From the line containing "Compute the perpendicular distance from T(−26, 10, −14)" to the last line of the records, reproduce every line exactly and print nothing else.

**GIVEN RECORDS:**
^^^^^^^^^^^^^^^^

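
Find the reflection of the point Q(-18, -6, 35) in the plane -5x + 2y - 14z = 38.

(-38, 2, -21)

With n = (-5, 2, -14), the signed offset is (n·Q − 38)/|n|² = -450/225 = -2.
Q' = Q − 2t·n = (-18, -6, 35) − (-4)·(-5, 2, -14) = (-38, 2, -21).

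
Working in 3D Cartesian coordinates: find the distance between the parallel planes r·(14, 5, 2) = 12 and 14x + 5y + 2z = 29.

Both planes have normal n = (14, 5, 2), |n| = 15. Any point on the first plane is at distance |29 − 12|/|n| = 17/15 from the second.

17/15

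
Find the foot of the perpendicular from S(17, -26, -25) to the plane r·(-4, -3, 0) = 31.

n = (-4, -3, 0), |n|² = 25, and n·S − 31 = -21.
t = -21/25, so the foot is S − t·n = (17, -26, -25) − (-21/25)·(-4, -3, 0) = (341/25, -713/25, -25).

(341/25, -713/25, -25)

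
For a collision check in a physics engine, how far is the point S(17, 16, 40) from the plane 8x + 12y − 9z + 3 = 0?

n = (8, 12, −9); n·P − (-3) = -29; |n| = 17; distance = 29/17.

29/17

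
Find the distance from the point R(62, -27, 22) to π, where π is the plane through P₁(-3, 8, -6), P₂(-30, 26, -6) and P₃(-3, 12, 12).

P₁P₂ = (-27, 18, 0) and P₁P₃ = (0, 4, 18), so a normal is n = P₁P₂ × P₁P₃ = (324, 486, -108).
d = |324·62 + 486·(-27) + (-108)·22 − 3564| / √(104976 + 236196 + 11664) = |1026| / 594 = 19/11.

19/11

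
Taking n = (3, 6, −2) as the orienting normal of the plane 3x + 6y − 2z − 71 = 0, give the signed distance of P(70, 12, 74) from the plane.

9

n·P − 71 = 63.
|n| = 7, so the signed distance is 63/7 = 9.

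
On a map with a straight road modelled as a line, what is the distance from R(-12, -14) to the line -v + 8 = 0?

22

d = |0·(-12) + (-1)·(-14) − (-8)| / √(0 + 1) = |22|/1 = 22.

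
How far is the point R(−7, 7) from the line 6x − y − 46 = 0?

95/√37

d = |6·(-7) + (-1)·7 − 46| / √(36 + 1) = |-95|/√37 = 95√37/37.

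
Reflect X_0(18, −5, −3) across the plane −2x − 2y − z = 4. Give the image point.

n = (−2, −2, −1), |n|² = 9, n·X_0 − 4 = -27, so t = -27/9 = -3.
Foot F = X_0 − (-3)·n = (12, −11, −6); the reflection is 2F − X_0 = (6, −17, −9).

(6, -17, -9)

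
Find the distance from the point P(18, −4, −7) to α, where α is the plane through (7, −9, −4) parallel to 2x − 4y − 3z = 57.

11√29/29

Parallel planes share the normal n = (2, −4, −3); since (7, −9, −4) lies on the plane, its equation is 2x − 4y − 3z = 62.
Then n·(18, −4, −7) − 62 = 11.
|n| = √(4 + 16 + 9) = √29, so the distance is |11|/√29 = 11/√29.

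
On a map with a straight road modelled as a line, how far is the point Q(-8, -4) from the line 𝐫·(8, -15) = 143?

147/17

d = |8·(-8) + (-15)·(-4) − 143| / √(64 + 225) = |-147|/17 = 147/17.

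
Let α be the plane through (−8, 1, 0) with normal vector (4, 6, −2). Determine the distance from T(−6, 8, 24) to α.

The plane has equation n·(r − (−8, 1, 0)) = 0, i.e. n·r = -26.
Then n·(−6, 8, 24) − (−26) = 2.
|n| = √(16 + 36 + 4) = 2√14, so the distance is |2|/(2√14) = 1/√14.

√14/14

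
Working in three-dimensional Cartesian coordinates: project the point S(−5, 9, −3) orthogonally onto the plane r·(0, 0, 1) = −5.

The perpendicular from S has direction n = (0, 0, 1): r = (−5, 9, −3) + t(0, 0, 1).
Substitute into the plane: n·(S + tn) = -5 gives -3 + 1t = -5, so t = -2.
Foot = (−5, 9, −3) + (-2)·(0, 0, 1) = (−5, 9, −5).

(-5, 9, -5)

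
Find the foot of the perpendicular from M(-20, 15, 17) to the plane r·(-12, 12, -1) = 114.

n = (-12, 12, -1), |n|² = 289, and n·M − 114 = 289.
t = 289/289 = 1, so the foot is M − t·n = (-20, 15, 17) − 1·(-12, 12, -1) = (-8, 3, 18).

(-8, 3, 18)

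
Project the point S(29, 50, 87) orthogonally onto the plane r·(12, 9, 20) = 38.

The perpendicular from S has direction n = (12, 9, 20): r = (29, 50, 87) + λ(12, 9, 20).
Substitute into the plane: n·(S + λn) = 38 gives 2538 + 625λ = 38, so λ = -4.
Foot = (29, 50, 87) + (-4)·(12, 9, 20) = (-19, 14, 7).

(-19, 14, 7)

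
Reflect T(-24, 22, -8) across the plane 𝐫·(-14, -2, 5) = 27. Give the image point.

(4, 26, -18)

n = (-14, -2, 5), |n|² = 225, n·T − 27 = 225, so t = 225/225 = 1.
Foot F = T − 1·n = (-10, 24, -13); the reflection is 2F − T = (4, 26, -18).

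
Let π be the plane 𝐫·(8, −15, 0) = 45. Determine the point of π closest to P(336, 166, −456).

The perpendicular from P has direction n = (8, −15, 0): r = (336, 166, −456) + λ(8, −15, 0).
Substitute into the plane: n·(P + λn) = 45 gives 198 + 289λ = 45, so λ = -9/17.
Foot = (336, 166, −456) + (-9/17)·(8, −15, 0) = (5640/17, 2957/17, −456).

(5640/17, 2957/17, -456)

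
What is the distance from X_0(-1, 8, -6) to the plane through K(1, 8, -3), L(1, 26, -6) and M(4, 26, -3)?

6√73/73

KL = (0, 18, -3) and KM = (3, 18, 0), so a normal is n = KL × KM = (54, -9, -54).
Then n·(-1, 8, -6) - 144 = 54.
|n| = √(2916 + 81 + 2916) = 9√73, so the distance is |54|/(9√73) = 6/√73.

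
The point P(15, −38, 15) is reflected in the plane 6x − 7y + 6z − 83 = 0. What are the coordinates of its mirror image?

(-21, 4, -21)

With n = (6, −7, 6), the signed offset is (n·P − 83)/|n|² = 363/121 = 3.
P' = P − 2t·n = (15, −38, 15) − 6·(6, −7, 6) = (−21, 4, −21).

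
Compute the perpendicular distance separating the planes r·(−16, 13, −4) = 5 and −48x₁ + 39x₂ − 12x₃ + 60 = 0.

25/21

Divide the second equation by 3 to match normals: −16x₁ + 13x₂ − 4x₃ = -20.
With common normal n = (−16, 13, −4) (|n| = 21), the distance is |5 − (-20)|/|n| = 25/21.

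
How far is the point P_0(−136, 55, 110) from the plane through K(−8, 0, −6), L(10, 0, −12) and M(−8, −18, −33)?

KL = (18, 0, −6) and KM = (0, −18, −27), so a normal is n = KL × KM = (−108, 486, −324).
Then n·(−136, 55, 110) − 2808 = 2970.
|n| = √(11664 + 236196 + 104976) = 594, so the distance is |2970|/594 = 5.

5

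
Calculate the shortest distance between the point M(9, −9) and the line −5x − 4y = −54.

45/√41

The normal to the line is n = (−5, −4) with |n| = √41.
|n·M − (-54)| = |-9 − (-54)| = 45, so the distance is 45/√41.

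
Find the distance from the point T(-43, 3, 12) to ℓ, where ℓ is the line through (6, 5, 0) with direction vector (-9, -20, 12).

2√481

Direction vector d = (-9, -20, 12).
AP = (-49, -2, 12); AP·d = 625, |AP|² = 2549, |d|² = 625.
distance² = |AP|² − (AP·d)²/|d|² = 2549 − 390625/625 = 1924, so the distance is 2√481.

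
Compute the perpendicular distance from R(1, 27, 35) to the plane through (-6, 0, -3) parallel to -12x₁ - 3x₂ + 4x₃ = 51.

1

Parallel planes share the normal n = (-12, -3, 4); since (-6, 0, -3) lies on the plane, its equation is -12x₁ - 3x₂ + 4x₃ = 60.
Then n·(1, 27, 35) - 60 = -13.
|n| = √(144 + 9 + 16) = 13, so the distance is |-13|/13 = 1.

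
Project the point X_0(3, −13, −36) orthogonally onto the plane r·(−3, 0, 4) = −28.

(-12, -13, -16)

The perpendicular from X_0 has direction n = (−3, 0, 4): r = (3, −13, −36) + λ(−3, 0, 4).
Substitute into the plane: n·(X_0 + λn) = -28 gives -153 + 25λ = -28, so λ = 5.
Foot = (3, −13, −36) + 5·(−3, 0, 4) = (−12, −13, −16).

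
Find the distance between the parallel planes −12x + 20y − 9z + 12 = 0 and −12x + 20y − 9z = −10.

Both planes have normal n = (−12, 20, −9), |n| = 25. Any point on the first plane is at distance |(-10) − (-12)|/|n| = 2/25 from the second.

2/25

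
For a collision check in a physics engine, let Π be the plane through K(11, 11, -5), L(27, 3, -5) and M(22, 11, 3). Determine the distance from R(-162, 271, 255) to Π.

KL = (16, -8, 0) and KM = (11, 0, 8), so a normal is n = KL × KM = (-64, -128, 88).
Then n·(-162, 271, 255) - (-2552) = 672.
|n| = √(4096 + 16384 + 7744) = 168, so the distance is |672|/168 = 4.

4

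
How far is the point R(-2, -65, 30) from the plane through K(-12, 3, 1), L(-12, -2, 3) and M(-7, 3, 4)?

KL = (0, -5, 2) and KM = (5, 0, 3), so a normal is n = KL × KM = (-15, 10, 25).
d = |(-15)·(-2) + 10·(-65) + 25·30 − 235| / √(225 + 100 + 625) = |-105| / (5√38) = 21/√38.

21/√38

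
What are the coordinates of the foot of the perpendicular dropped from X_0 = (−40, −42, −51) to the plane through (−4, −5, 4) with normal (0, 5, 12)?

The perpendicular from X_0 has direction n = (0, 5, 12): r = (−40, −42, −51) + t(0, 5, 12).
Substitute into the plane: n·(X_0 + tn) = 23 gives -822 + 169t = 23, so t = 5.
Foot = (−40, −42, −51) + 5·(0, 5, 12) = (−40, −17, 9).

(-40, -17, 9)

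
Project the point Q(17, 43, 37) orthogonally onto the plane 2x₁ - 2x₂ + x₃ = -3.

n = (2, -2, 1), |n|² = 9, and n·Q − (-3) = -12.
t = -12/9 = -4/3, so the foot is Q − t·n = (17, 43, 37) − (-4/3)·(2, -2, 1) = (59/3, 121/3, 115/3).

(59/3, 121/3, 115/3)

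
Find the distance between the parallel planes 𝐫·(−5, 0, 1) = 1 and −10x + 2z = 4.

1/√26

Divide the second equation by 2 to match normals: −5x + z = 2.
With common normal n = (−5, 0, 1) (|n| = √26), the distance is |1 − 2|/|n| = 1/√26.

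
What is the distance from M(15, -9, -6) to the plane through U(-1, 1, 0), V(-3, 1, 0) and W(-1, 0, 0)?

UV = (-2, 0, 0) and UW = (0, -1, 0), so a normal is n = UV × UW = (0, 0, 2).
Then n·(15, -9, -6) - 0 = -12.
|n| = √(0 + 0 + 4) = 2, so the distance is |-12|/2 = 6.

6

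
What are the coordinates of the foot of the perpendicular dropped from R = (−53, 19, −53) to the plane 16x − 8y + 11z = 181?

n = (16, −8, 11), |n|² = 441, and n·R − 181 = -1764.
t = -1764/441 = -4, so the foot is R − t·n = (−53, 19, −53) − (-4)·(16, −8, 11) = (11, −13, −9).

(11, -13, -9)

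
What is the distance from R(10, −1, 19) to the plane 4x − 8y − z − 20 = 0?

n = (4, −8, −1); n·P − 20 = 9; |n| = 9; distance = 9/9 = 1.

1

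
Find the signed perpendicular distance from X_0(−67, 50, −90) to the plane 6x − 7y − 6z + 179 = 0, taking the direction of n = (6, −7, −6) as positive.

n·X_0 − (-179) = -33.
|n| = 11, so the signed distance is -33/11 = -3.

-3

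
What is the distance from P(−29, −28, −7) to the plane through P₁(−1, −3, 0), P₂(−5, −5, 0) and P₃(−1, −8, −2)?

P₁P₂ = (−4, −2, 0) and P₁P₃ = (0, −5, −2), so a normal is n = P₁P₂ × P₁P₃ = (4, −8, 20).
Then n·(−29, −28, −7) − 20 = −52.
|n| = √(16 + 64 + 400) = 4√30, so the distance is |-52|/(4√30) = 13/√30.

13/√30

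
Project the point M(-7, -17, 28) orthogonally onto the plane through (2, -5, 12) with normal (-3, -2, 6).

(2, -11, 10)

n = (-3, -2, 6), |n|² = 49, and n·M − 76 = 147.
t = 147/49 = 3, so the foot is M − t·n = (-7, -17, 28) − 3·(-3, -2, 6) = (2, -11, 10).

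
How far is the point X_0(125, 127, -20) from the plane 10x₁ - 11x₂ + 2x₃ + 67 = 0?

8

n = (10, -11, 2); n·P − (-67) = -120; |n| = 15; distance = 120/15 = 8.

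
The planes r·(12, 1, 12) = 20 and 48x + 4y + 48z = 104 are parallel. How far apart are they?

Divide the second equation by 4 to match normals: 12x + y + 12z = 26.
With common normal n = (12, 1, 12) (|n| = 17), the distance is |20 − 26|/|n| = 6/17.

6/17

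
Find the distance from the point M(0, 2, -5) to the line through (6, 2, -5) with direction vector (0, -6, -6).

Direction vector d = (0, -6, -6).
AP = (-6, 0, 0); AP·d = 0, |AP|² = 36, |d|² = 72.
distance² = |AP|² − (AP·d)²/|d|² = 36 − 0/72 = 36, so the distance is 6.

6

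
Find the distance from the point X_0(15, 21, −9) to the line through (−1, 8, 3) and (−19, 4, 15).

A direction vector is d = (−18, −4, 12).
AP = (16, 13, −12); AP·d = -484, |AP|² = 569, |d|² = 484.
distance² = |AP|² − (AP·d)²/|d|² = 569 − 234256/484 = 85, so the distance is √85.

√85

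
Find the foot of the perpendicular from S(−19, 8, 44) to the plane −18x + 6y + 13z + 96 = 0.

(17, -4, 18)

n = (−18, 6, 13), |n|² = 529, and n·S − (-96) = 1058.
t = 1058/529 = 2, so the foot is S − t·n = (−19, 8, 44) − 2·(−18, 6, 13) = (17, −4, 18).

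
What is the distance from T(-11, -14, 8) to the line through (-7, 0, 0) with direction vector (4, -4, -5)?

2√69

Direction vector d = (4, -4, -5).
AP = (-4, -14, 8); AP·d = 0, |AP|² = 276, |d|² = 57.
distance² = |AP|² − (AP·d)²/|d|² = 276 − 0/57 = 276, so the distance is 2√69.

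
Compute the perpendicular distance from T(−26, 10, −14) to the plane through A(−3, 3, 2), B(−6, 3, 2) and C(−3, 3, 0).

7

AB = (−3, 0, 0) and AC = (0, 0, −2), so a normal is n = AB × AC = (0, −6, 0).
Then n·(−26, 10, −14) − (−18) = −42.
|n| = √(0 + 36 + 0) = 6, so the distance is |-42|/6 = 7.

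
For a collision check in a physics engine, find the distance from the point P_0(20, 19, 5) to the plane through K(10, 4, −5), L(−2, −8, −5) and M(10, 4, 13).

KL = (−12, −12, 0) and KM = (0, 0, 18), so a normal is n = KL × KM = (−216, 216, 0).
Then n·(20, 19, 5) − (−1296) = 1080.
|n| = √(46656 + 46656 + 0) = 216√2, so the distance is |1080|/(216√2) = 5/√2.

5√2/2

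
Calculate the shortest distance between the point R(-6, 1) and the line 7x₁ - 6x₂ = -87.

d = |7·(-6) + (-6)·1 − (-87)| / √(49 + 36) = |39|/√85 = 39/√85.

39/√85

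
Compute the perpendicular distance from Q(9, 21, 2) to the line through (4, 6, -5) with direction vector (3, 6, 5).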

^^^^^^^^^^^^^^^^

**ANSWER TO THE PROBLEM:**
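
Compute the perpendicular distance from T(−26, 10, −14) to the plane through A(−3, 3, 2), B(−6, 3, 2) and C(−3, 3, 0).

7

AB = (−3, 0, 0) and AC = (0, 0, −2), so a normal is n = AB × AC = (0, −6, 0).
Then n·(−26, 10, −14) − (−18) = −42.
|n| = √(0 + 36 + 0) = 6, so the distance is |-42|/6 = 7.

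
For a collision check in a physics engine, find the distance from the point P_0(20, 19, 5) to the plane through K(10, 4, −5), L(−2, −8, −5) and M(10, 4, 13).

KL = (−12, −12, 0) and KM = (0, 0, 18), so a normal is n = KL × KM = (−216, 216, 0).
Then n·(20, 19, 5) − (−1296) = 1080.
|n| = √(46656 + 46656 + 0) = 216√2, so the distance is |1080|/(216√2) = 5/√2.

5√2/2

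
Calculate the shortest distance between the point R(-6, 1) and the line 7x₁ - 6x₂ = -87.

d = |7·(-6) + (-6)·1 − (-87)| / √(49 + 36) = |39|/√85 = 39/√85.

39/√85

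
Compute the perpendicular distance from Q(9, 21, 2) to the line through (4, 6, -5) with direction vector (3, 6, 5).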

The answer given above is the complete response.